Data records
-- Opening Marker --
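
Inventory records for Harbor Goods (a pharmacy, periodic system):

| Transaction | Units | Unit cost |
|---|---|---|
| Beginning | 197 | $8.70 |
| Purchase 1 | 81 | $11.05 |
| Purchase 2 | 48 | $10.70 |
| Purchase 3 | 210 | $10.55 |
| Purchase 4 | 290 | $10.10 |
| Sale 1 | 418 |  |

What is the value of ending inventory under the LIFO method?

Sale 1 (418) [LIFO — newest first]: 290 @ $10.10 + 128 @ $10.55 = $4,279.40
Ending inventory: 197 @ $8.70 + 81 @ $11.05 + 48 @ $10.70 + 82 @ $10.55 = $3,987.65

Ending inventory = $3,987.65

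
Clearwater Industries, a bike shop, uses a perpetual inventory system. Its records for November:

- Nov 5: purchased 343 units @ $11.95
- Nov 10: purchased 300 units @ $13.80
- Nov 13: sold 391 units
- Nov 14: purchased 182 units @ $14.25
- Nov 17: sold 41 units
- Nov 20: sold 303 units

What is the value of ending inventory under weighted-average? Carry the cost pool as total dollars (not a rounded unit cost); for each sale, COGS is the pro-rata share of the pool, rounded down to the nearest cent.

Ending inventory = $1,207.42

After Nov 5: 343 on hand, pool $4,098.85 (≈ $11.9500 each)
After Nov 10: 643 on hand, pool $8,238.85 (≈ $12.8131 each)
Nov 13, sell 391: 391/643 × $8,238.85 → $5,009.93
After Nov 14: 434 on hand, pool $5,822.42 (≈ $13.4157 each)
Nov 17, sell 41: 41/434 × $5,822.42 → $550.04
Nov 20, sell 303: 303/393 × $5,272.38 → $4,064.96
Total COGS = $5,009.93 + $550.04 + $4,064.96 = $9,624.93
Ending inventory (cost pool remaining) = $1,207.42
Check: goods available $10,832.35 = COGS $9,624.93 + ending $1,207.42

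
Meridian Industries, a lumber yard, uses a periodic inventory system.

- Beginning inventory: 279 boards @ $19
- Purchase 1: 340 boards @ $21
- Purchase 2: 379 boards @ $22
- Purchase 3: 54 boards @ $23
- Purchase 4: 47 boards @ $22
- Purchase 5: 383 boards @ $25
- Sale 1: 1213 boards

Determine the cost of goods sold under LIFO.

Sale 1 (1213) [LIFO — newest first]: 383 @ $25 + 47 @ $22 + 54 @ $23 + 379 @ $22 + 340 @ $21 + 10 @ $19 = $27,519
Ending inventory: 269 @ $19 = $5,111
Check: goods available $32,630 = COGS $27,519 + ending $5,111

COGS = $27,519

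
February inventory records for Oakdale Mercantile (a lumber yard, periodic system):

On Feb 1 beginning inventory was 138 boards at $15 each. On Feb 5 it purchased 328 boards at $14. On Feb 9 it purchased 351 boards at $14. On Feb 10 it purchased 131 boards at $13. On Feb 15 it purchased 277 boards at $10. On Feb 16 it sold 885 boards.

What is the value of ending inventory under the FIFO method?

Ending inventory = $3,589

Feb 16, 885 sold [FIFO — oldest first]: 138 @ $15 + 328 @ $14 + 351 @ $14 + 68 @ $13 = $12,460
Ending inventory: 63 @ $13 + 277 @ $10 = $3,589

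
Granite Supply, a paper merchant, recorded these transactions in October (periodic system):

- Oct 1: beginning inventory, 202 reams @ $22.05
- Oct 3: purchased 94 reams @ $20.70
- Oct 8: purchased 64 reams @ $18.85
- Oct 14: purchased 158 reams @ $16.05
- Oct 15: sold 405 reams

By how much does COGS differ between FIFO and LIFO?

FIFO COGS: 202 @ $22.05 + 94 @ $20.70 + 64 @ $18.85 + 45 @ $16.05 = $8,328.55
LIFO COGS: 158 @ $16.05 + 64 @ $18.85 + 94 @ $20.70 + 89 @ $22.05 = $7,650.55
Difference = |$8,328.55 − $7,650.55| = $678.00

$678.00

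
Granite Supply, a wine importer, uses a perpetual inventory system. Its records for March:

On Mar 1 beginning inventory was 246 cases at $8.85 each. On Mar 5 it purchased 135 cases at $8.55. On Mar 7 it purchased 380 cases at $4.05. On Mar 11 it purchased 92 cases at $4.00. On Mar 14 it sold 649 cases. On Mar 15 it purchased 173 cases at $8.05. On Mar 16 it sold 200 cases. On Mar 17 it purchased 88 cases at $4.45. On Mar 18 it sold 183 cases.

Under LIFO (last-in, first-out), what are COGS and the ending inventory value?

COGS = $6,296.90; ending inventory = $725.70

Mar 14, 649 sold [LIFO — newest first]: 92 @ $4.00 + 380 @ $4.05 + 135 @ $8.55 + 42 @ $8.85 = $3,432.95
Mar 16, 200 sold [LIFO — newest first]: 173 @ $8.05 + 27 @ $8.85 = $1,631.60
Mar 18, 183 sold [LIFO — newest first]: 88 @ $4.45 + 95 @ $8.85 = $1,232.35
Total COGS = $3,432.95 + $1,631.60 + $1,232.35 = $6,296.90
Ending inventory: 82 @ $8.85 = $725.70
Check: goods available $7,022.60 = COGS $6,296.90 + ending $725.70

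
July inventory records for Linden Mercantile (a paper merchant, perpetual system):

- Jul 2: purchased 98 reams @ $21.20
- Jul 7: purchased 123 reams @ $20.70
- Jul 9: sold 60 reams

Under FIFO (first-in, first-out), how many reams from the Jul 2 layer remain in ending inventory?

Jul 9, 60 sold [FIFO — oldest first]: 60 @ $21.20 = $1,272.00
Ending inventory: 38 @ $21.20 + 123 @ $20.70 = $3,351.70
Check: goods available $4,623.70 = COGS $1,272.00 + ending $3,351.70

38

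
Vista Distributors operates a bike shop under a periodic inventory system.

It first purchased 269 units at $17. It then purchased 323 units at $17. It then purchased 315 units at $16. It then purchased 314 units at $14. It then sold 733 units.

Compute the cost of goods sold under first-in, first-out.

COGS = $12,320

Sale 1 (733) [FIFO — oldest first]: 269 @ $17 + 323 @ $17 + 141 @ $16 = $12,320
Ending inventory: 174 @ $16 + 314 @ $14 = $7,180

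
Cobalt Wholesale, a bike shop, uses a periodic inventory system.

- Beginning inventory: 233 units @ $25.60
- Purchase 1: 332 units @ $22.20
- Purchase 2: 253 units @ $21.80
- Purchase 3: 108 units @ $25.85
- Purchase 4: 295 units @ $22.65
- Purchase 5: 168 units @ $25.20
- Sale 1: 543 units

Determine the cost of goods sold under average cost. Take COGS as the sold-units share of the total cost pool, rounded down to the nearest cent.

COGS = $12,727.75

Sale 1, sell 543: 543/1389 × $32,557.75 → $12,727.75
Ending inventory (cost pool remaining) = $19,830.00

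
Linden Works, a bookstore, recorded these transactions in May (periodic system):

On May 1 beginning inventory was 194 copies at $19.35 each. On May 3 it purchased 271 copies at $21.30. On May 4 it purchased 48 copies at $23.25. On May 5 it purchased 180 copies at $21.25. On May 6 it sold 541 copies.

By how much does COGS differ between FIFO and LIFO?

FIFO COGS: 194 @ $19.35 + 271 @ $21.30 + 48 @ $23.25 + 28 @ $21.25 = $11,237.20
LIFO COGS: 180 @ $21.25 + 48 @ $23.25 + 271 @ $21.30 + 42 @ $19.35 = $11,526.00
Difference = |$11,237.20 − $11,526.00| = $288.80

$288.80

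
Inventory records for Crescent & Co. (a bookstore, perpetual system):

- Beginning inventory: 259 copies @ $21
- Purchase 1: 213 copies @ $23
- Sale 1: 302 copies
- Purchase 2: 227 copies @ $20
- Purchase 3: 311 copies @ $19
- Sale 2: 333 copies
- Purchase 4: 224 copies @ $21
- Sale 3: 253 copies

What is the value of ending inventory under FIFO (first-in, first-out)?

Ending inventory = $7,022

Sale 1 (302) [FIFO — oldest first]: 259 @ $21 + 43 @ $23 = $6,428
Sale 2 (333) [FIFO — oldest first]: 170 @ $23 + 163 @ $20 = $7,170
Sale 3 (253) [FIFO — oldest first]: 64 @ $20 + 189 @ $19 = $4,871
Total COGS = $6,428 + $7,170 + $4,871 = $18,469
Ending inventory: 122 @ $19 + 224 @ $21 = $7,022
Check: goods available $25,491 = COGS $18,469 + ending $7,022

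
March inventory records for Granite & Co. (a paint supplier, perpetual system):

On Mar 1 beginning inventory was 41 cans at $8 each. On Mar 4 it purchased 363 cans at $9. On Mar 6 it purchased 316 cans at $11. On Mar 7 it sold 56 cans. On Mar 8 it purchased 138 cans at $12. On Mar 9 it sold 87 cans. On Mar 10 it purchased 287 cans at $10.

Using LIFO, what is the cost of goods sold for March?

Mar 7, 56 sold [LIFO — newest first]: 56 @ $11 = $616
Mar 9, 87 sold [LIFO — newest first]: 87 @ $12 = $1,044
Total COGS = $616 + $1,044 = $1,660
Ending inventory: 41 @ $8 + 363 @ $9 + 260 @ $11 + 51 @ $12 + 287 @ $10 = $9,937

COGS = $1,660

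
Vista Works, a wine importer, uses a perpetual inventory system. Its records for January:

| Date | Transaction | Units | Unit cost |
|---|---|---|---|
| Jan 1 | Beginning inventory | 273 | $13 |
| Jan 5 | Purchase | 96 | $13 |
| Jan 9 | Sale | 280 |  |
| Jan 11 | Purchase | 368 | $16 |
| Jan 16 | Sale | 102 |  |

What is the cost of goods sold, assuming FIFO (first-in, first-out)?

COGS = $5,005

Jan 9, 280 sold [FIFO — oldest first]: 273 @ $13 + 7 @ $13 = $3,640
Jan 16, 102 sold [FIFO — oldest first]: 89 @ $13 + 13 @ $16 = $1,365
Total COGS = $3,640 + $1,365 = $5,005
Ending inventory: 355 @ $16 = $5,680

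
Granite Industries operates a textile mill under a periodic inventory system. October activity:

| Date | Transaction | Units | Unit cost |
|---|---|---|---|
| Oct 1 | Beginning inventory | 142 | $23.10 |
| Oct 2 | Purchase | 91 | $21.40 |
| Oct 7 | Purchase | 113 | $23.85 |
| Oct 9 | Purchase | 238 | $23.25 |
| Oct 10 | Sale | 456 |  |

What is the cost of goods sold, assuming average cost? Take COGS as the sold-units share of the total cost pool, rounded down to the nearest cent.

Oct 10, sell 456: 456/584 × $13,456.15 → $10,506.85
Ending inventory (cost pool remaining) = $2,949.30
Check: goods available $13,456.15 = COGS $10,506.85 + ending $2,949.30

COGS = $10,506.85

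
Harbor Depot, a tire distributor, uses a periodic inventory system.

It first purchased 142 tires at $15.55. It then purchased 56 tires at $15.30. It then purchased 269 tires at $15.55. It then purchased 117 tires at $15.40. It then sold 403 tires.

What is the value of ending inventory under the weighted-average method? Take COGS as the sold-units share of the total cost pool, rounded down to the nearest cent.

Sale 1, sell 403: 403/584 × $9,049.65 → $6,244.87
Ending inventory (cost pool remaining) = $2,804.78
Check: goods available $9,049.65 = COGS $6,244.87 + ending $2,804.78

Ending inventory = $2,804.78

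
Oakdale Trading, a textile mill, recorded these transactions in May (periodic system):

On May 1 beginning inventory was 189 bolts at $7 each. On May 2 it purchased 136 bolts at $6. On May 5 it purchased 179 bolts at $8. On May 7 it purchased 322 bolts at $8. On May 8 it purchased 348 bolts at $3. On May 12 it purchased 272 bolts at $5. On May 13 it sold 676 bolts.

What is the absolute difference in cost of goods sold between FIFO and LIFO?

FIFO COGS: 189 @ $7 + 136 @ $6 + 179 @ $8 + 172 @ $8 = $4,947
LIFO COGS: 272 @ $5 + 348 @ $3 + 56 @ $8 = $2,852
Difference = |$4,947 − $2,852| = $2,095

$2,095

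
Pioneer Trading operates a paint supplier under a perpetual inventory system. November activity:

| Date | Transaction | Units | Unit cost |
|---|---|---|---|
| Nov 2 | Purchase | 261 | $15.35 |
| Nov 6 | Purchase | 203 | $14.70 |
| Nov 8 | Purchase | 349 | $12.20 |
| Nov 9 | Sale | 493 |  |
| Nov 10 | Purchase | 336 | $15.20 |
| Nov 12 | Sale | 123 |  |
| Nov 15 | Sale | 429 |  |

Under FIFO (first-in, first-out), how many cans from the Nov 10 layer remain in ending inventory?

104

Nov 9, 493 sold [FIFO — oldest first]: 261 @ $15.35 + 203 @ $14.70 + 29 @ $12.20 = $7,344.25
Nov 12, 123 sold [FIFO — oldest first]: 123 @ $12.20 = $1,500.60
Nov 15, 429 sold [FIFO — oldest first]: 197 @ $12.20 + 232 @ $15.20 = $5,929.80
Total COGS = $7,344.25 + $1,500.60 + $5,929.80 = $14,774.65
Ending inventory: 104 @ $15.20 = $1,580.80
Check: goods available $16,355.45 = COGS $14,774.65 + ending $1,580.80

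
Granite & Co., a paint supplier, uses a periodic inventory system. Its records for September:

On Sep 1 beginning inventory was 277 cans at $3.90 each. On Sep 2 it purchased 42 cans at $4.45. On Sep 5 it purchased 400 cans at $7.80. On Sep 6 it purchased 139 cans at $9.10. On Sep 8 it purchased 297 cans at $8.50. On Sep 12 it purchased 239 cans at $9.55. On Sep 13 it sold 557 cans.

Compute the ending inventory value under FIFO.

Sep 13, 557 sold [FIFO — oldest first]: 277 @ $3.90 + 42 @ $4.45 + 238 @ $7.80 = $3,123.60
Ending inventory: 162 @ $7.80 + 139 @ $9.10 + 297 @ $8.50 + 239 @ $9.55 = $7,335.45
Check: goods available $10,459.05 = COGS $3,123.60 + ending $7,335.45

Ending inventory = $7,335.45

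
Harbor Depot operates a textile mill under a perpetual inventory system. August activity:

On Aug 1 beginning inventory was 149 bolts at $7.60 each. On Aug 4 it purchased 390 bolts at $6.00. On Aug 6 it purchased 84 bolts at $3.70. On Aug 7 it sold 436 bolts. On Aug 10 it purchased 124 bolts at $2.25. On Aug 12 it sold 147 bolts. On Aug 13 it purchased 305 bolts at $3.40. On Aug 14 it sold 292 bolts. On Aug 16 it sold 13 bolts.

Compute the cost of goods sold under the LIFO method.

Aug 7, 436 sold [LIFO — newest first]: 84 @ $3.70 + 352 @ $6.00 = $2,422.80
Aug 12, 147 sold [LIFO — newest first]: 124 @ $2.25 + 23 @ $6.00 = $417.00
Aug 14, 292 sold [LIFO — newest first]: 292 @ $3.40 = $992.80
Aug 16, 13 sold [LIFO — newest first]: 13 @ $3.40 = $44.20
Total COGS = $2,422.80 + $417.00 + $992.80 + $44.20 = $3,876.80
Ending inventory: 149 @ $7.60 + 15 @ $6.00 = $1,222.40

COGS = $3,876.80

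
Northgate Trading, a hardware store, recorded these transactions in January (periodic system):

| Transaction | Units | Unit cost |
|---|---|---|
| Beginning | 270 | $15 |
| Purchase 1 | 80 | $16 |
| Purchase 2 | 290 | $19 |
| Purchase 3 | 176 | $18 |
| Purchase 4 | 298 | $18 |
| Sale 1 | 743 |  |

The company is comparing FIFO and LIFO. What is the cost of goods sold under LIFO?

COGS = $13,643

FIFO COGS: 270 @ $15 + 80 @ $16 + 290 @ $19 + 103 @ $18 = $12,694
LIFO COGS: 298 @ $18 + 176 @ $18 + 269 @ $19 = $13,643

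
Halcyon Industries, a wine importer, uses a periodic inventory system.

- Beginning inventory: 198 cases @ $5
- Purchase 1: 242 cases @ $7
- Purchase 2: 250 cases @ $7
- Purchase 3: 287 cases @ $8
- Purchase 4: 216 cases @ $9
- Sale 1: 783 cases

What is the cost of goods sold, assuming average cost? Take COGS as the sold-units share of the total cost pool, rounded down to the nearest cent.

COGS = $5,692.99

Sale 1, sell 783: 783/1193 × $8,674.00 → $5,692.99
Ending inventory (cost pool remaining) = $2,981.01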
-- Closing Marker --
● **WORK INSTRUCTIONS**:
Your task for the entries above: copy exactly the span starting with the line with "- Sale 1: 1213 boards" and going on through the line with "- Oct 15: sold 405 reams", both lines included, and nothing else.

● **RESPONSE TO THE EXERCISE**:
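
- Sale 1: 1213 boards

Determine the cost of goods sold under LIFO.

Sale 1 (1213) [LIFO — newest first]: 383 @ $25 + 47 @ $22 + 54 @ $23 + 379 @ $22 + 340 @ $21 + 10 @ $19 = $27,519
Ending inventory: 269 @ $19 = $5,111
Check: goods available $32,630 = COGS $27,519 + ending $5,111

COGS = $27,519

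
February inventory records for Oakdale Mercantile (a lumber yard, periodic system):

On Feb 1 beginning inventory was 138 boards at $15 each. On Feb 5 it purchased 328 boards at $14. On Feb 9 it purchased 351 boards at $14. On Feb 10 it purchased 131 boards at $13. On Feb 15 it purchased 277 boards at $10. On Feb 16 it sold 885 boards.

What is the value of ending inventory under the FIFO method?

Ending inventory = $3,589

Feb 16, 885 sold [FIFO — oldest first]: 138 @ $15 + 328 @ $14 + 351 @ $14 + 68 @ $13 = $12,460
Ending inventory: 63 @ $13 + 277 @ $10 = $3,589

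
Granite Supply, a paper merchant, recorded these transactions in October (periodic system):

- Oct 1: beginning inventory, 202 reams @ $22.05
- Oct 3: purchased 94 reams @ $20.70
- Oct 8: purchased 64 reams @ $18.85
- Oct 14: purchased 158 reams @ $16.05
- Oct 15: sold 405 reams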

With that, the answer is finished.